*Work order*:
Extract all lines in the data that contain the word "Build".

(Saved entries)
******

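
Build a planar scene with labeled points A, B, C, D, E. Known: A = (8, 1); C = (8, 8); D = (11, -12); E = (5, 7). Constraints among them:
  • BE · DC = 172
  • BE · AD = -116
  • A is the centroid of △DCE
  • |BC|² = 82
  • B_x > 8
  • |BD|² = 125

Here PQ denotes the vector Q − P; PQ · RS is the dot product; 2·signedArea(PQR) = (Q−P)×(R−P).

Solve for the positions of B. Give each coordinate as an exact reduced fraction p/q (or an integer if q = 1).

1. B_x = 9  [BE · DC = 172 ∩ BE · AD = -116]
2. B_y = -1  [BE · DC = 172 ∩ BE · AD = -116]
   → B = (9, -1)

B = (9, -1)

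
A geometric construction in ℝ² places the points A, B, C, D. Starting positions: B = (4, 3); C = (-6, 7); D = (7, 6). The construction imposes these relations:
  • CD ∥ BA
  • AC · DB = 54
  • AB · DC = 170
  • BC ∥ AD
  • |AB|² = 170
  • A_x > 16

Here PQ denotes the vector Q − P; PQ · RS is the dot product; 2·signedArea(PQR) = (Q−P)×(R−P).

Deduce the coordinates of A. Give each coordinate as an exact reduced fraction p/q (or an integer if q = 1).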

******

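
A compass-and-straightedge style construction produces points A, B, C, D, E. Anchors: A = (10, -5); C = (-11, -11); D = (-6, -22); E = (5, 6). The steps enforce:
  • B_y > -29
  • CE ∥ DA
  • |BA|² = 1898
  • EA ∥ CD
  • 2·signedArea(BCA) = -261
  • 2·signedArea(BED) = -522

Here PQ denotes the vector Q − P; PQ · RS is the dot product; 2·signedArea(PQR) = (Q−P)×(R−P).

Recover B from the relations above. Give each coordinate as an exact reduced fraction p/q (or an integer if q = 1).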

******

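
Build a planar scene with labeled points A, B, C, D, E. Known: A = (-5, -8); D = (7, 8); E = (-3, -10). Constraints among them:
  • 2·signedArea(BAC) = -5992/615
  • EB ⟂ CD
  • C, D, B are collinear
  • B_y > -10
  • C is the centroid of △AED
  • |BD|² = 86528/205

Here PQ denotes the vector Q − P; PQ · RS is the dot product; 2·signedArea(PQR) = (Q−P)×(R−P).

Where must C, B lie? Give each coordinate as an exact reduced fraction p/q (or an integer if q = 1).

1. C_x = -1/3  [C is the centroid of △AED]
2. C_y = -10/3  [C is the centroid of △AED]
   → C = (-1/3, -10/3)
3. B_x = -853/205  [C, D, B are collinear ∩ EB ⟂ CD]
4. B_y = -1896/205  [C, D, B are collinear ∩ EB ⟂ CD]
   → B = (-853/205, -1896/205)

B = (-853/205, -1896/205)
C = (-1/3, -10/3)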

******

*Solution for this task*:
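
Build a planar scene with labeled points A, B, C, D, E. Known: A = (8, 1); C = (8, 8); D = (11, -12); E = (5, 7). Constraints among them:
Build a planar scene with labeled points A, B, C, D, E. Known: A = (-5, -8); D = (7, 8); E = (-3, -10). Constraints among them: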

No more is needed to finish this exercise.